What to do. Using the records below, output the stretch that opens with the line containing "L=9 R=10 H=13" and closes with the line containing "L=43 R=48 H=3", exactly and including both lines, with nothing more.

Given records.
###

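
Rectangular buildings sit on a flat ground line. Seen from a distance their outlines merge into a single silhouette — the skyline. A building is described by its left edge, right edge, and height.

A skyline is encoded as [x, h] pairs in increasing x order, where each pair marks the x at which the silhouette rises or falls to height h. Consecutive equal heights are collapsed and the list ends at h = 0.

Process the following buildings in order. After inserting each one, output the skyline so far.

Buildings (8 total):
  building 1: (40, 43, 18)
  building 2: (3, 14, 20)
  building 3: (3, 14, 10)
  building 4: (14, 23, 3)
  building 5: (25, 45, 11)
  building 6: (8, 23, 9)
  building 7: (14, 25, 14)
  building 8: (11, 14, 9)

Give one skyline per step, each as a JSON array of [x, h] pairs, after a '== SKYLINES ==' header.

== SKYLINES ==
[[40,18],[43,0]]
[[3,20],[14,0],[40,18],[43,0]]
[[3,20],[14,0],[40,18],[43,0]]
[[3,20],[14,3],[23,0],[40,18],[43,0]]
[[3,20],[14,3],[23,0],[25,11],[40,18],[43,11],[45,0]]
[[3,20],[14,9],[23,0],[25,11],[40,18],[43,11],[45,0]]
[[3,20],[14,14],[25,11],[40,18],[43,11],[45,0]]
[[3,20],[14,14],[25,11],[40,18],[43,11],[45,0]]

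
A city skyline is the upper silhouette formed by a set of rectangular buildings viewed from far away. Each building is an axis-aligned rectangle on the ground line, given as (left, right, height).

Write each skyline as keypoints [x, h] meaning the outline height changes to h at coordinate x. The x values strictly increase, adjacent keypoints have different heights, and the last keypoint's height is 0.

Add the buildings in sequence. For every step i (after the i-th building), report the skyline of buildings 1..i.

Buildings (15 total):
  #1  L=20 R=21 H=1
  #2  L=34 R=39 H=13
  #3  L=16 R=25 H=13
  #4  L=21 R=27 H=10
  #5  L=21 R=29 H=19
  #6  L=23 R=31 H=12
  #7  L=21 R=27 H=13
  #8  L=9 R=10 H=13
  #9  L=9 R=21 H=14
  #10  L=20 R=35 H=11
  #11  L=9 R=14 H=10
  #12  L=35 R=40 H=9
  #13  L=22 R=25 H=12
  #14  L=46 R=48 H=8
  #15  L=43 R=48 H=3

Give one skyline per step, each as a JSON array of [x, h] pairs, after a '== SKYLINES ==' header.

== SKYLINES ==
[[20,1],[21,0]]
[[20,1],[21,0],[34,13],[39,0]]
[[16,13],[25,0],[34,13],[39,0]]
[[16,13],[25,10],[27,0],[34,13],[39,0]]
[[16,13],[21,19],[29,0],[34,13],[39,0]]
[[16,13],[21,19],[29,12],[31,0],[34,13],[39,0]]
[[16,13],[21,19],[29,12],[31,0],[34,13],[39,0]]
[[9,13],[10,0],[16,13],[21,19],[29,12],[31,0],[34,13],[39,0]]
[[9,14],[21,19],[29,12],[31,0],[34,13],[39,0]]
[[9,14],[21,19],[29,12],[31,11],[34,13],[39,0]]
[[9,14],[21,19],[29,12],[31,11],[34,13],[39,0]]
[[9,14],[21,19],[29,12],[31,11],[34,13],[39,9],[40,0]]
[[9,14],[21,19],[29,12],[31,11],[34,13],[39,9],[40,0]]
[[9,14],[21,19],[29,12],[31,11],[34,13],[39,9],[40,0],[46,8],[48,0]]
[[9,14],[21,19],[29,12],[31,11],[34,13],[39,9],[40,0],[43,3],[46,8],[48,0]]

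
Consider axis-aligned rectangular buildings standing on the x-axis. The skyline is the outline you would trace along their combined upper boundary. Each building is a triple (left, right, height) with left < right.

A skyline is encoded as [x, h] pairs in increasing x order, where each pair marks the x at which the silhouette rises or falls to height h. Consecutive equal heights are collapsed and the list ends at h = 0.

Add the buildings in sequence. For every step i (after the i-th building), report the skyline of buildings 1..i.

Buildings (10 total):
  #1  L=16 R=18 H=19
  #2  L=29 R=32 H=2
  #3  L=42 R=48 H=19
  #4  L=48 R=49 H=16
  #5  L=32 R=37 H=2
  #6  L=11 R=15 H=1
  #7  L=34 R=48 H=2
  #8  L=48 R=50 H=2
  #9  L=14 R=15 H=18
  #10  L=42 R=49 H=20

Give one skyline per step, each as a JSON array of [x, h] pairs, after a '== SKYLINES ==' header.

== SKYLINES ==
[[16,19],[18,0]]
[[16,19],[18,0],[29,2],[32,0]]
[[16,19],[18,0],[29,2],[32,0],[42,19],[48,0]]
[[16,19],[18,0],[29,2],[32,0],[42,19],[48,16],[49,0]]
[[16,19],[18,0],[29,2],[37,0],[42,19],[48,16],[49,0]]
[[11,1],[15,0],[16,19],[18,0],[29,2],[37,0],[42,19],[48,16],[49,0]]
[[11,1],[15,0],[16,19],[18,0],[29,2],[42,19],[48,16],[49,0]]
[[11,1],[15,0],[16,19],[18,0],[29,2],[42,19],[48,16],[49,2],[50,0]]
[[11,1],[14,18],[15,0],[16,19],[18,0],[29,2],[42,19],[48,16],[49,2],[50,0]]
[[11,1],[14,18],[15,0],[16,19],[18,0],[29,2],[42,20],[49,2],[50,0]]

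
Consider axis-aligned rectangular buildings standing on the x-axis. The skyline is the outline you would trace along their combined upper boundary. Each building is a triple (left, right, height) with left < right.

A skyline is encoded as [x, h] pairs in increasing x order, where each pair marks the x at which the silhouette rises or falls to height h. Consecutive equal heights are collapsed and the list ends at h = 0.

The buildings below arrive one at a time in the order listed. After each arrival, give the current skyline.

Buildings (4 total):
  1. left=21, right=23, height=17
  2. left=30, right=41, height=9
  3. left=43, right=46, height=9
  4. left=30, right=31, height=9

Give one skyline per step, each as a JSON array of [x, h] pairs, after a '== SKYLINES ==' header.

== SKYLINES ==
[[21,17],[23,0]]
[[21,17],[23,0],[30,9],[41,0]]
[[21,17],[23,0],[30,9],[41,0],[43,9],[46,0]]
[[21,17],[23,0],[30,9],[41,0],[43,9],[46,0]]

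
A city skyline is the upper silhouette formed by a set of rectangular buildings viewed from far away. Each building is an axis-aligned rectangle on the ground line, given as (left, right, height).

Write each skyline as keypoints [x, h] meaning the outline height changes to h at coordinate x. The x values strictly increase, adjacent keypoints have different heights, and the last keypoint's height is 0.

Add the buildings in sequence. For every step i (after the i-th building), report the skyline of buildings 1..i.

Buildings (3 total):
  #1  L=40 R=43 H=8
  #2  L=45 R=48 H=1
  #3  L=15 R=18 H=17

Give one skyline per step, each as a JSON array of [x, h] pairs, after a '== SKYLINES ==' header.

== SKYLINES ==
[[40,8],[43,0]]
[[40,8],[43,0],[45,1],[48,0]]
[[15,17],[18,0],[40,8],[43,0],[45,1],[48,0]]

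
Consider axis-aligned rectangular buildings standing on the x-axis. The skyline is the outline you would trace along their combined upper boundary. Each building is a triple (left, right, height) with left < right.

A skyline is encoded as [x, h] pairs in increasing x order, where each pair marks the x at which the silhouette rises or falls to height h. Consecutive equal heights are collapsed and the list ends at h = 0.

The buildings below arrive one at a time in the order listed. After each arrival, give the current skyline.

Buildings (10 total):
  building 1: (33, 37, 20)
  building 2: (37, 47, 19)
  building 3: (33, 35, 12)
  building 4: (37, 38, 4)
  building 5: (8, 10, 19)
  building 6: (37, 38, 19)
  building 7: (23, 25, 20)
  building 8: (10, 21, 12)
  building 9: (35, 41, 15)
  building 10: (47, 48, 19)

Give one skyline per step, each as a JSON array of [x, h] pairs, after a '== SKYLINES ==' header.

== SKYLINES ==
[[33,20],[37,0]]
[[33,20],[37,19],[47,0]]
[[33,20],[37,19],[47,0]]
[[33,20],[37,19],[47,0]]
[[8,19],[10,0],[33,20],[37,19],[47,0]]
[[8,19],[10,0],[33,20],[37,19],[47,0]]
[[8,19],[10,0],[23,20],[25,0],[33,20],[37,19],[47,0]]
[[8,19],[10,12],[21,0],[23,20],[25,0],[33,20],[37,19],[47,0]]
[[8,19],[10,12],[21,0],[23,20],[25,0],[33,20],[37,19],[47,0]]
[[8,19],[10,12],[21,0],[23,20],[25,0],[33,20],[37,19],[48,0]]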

###

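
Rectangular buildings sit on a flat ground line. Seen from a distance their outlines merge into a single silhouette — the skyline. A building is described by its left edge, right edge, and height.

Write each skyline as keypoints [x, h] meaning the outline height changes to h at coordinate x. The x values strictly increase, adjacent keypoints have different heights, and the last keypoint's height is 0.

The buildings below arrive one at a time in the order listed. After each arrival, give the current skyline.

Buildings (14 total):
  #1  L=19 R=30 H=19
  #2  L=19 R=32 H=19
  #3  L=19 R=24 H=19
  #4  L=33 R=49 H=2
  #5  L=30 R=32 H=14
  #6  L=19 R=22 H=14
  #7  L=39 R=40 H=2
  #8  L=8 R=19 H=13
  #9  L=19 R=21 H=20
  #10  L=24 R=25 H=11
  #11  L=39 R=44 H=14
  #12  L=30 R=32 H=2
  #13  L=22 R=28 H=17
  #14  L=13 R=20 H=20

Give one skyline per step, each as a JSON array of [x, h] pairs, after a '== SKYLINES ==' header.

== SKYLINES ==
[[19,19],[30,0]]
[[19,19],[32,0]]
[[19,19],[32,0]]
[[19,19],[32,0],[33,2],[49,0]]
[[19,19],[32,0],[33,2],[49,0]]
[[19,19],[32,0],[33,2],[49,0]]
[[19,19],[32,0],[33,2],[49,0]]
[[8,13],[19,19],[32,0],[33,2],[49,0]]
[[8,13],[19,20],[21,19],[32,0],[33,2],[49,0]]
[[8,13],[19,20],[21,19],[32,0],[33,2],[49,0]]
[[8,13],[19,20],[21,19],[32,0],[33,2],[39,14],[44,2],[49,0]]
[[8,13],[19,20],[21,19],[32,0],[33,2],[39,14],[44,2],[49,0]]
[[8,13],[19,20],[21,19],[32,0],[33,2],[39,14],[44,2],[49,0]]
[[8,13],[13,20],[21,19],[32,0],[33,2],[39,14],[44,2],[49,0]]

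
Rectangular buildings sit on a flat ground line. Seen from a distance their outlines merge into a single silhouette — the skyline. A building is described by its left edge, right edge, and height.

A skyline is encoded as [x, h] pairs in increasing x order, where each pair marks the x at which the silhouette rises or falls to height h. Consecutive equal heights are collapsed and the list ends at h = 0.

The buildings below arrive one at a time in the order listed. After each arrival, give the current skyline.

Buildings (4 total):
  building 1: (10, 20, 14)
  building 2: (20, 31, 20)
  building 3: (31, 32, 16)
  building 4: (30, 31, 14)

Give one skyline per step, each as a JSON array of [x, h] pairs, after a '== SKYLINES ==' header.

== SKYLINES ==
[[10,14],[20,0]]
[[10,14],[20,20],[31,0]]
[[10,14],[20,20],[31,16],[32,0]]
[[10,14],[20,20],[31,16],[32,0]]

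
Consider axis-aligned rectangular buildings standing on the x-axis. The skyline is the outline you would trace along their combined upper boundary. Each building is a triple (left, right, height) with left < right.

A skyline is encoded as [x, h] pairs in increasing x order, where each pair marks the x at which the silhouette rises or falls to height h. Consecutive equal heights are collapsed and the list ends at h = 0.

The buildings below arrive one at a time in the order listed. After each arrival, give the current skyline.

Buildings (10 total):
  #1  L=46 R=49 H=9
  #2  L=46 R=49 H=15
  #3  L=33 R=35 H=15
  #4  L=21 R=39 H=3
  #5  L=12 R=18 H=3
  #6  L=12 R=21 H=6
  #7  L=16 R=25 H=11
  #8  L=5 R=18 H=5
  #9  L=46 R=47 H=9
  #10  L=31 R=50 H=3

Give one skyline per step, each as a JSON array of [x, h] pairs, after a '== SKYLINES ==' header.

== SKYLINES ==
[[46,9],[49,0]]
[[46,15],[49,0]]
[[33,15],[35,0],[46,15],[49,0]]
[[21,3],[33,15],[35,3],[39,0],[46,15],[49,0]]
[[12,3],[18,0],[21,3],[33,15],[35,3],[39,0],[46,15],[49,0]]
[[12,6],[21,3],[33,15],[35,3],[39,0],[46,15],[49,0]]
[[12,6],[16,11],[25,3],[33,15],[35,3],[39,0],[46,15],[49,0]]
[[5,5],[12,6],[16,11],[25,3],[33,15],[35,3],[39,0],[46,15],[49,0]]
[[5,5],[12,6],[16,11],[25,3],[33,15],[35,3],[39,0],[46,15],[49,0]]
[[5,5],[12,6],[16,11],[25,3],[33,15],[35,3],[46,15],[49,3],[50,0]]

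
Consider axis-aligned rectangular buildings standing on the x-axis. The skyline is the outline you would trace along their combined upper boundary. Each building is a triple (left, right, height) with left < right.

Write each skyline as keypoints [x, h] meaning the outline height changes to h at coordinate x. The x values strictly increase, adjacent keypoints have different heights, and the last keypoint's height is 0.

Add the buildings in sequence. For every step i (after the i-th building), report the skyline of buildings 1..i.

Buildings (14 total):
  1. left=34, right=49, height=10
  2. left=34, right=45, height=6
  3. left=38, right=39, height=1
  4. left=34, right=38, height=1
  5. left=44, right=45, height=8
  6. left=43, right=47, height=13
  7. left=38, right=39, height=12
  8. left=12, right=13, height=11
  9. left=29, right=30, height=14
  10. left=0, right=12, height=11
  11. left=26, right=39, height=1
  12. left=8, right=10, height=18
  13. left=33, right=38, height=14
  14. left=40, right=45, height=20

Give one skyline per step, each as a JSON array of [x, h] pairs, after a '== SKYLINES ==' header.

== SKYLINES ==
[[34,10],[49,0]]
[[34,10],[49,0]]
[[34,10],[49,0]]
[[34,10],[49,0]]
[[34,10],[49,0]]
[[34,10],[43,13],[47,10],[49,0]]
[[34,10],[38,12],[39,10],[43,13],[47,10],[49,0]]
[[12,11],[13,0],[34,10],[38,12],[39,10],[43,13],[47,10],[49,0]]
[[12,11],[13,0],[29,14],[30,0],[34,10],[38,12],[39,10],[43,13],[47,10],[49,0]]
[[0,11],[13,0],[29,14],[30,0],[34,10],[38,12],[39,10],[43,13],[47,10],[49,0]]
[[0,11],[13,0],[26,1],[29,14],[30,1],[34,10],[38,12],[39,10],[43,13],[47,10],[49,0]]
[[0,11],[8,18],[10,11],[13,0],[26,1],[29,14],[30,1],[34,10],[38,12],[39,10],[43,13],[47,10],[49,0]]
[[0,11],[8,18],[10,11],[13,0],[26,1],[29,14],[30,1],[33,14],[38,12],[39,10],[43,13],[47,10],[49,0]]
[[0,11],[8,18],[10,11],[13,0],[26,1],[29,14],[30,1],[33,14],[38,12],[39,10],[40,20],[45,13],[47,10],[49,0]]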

###

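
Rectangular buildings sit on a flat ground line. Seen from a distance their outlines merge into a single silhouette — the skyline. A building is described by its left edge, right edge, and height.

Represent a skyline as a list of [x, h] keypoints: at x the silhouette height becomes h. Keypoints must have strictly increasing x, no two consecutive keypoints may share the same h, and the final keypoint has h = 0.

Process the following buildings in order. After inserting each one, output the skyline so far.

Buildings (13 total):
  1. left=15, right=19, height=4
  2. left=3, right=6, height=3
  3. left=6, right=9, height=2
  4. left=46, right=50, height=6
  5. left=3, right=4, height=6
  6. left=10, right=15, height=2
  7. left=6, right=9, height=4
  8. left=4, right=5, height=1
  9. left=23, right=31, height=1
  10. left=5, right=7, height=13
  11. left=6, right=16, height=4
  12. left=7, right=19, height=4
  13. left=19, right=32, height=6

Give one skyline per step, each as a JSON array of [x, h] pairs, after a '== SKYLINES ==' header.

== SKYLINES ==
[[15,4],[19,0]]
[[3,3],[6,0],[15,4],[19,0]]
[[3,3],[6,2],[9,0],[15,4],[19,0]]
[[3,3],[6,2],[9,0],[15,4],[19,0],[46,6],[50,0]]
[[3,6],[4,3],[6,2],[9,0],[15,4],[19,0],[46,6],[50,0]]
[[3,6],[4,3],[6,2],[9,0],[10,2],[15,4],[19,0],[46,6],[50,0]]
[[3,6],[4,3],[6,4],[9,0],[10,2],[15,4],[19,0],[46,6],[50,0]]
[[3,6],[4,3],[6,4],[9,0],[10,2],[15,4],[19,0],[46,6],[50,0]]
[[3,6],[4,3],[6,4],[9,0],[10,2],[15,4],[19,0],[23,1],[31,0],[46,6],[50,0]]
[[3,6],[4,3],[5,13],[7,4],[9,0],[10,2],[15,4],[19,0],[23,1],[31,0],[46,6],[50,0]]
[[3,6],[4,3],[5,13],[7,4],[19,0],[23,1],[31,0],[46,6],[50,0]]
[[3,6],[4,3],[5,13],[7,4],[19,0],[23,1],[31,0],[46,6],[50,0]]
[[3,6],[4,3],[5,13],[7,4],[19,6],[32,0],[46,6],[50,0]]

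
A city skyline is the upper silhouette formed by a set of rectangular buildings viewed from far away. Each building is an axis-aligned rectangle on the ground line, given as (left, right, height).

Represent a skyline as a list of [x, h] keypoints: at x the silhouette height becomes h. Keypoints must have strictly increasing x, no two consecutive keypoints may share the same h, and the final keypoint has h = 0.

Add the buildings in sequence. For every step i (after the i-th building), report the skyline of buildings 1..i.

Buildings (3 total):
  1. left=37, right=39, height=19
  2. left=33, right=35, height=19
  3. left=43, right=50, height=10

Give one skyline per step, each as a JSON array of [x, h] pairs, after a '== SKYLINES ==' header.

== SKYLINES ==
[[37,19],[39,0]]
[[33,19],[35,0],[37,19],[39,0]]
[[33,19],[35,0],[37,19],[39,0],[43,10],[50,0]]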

###

Task result.
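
  #8  L=9 R=10 H=13
  #9  L=9 R=21 H=14
  #10  L=20 R=35 H=11
  #11  L=9 R=14 H=10
  #12  L=35 R=40 H=9
  #13  L=22 R=25 H=12
  #14  L=46 R=48 H=8
  #15  L=43 R=48 H=3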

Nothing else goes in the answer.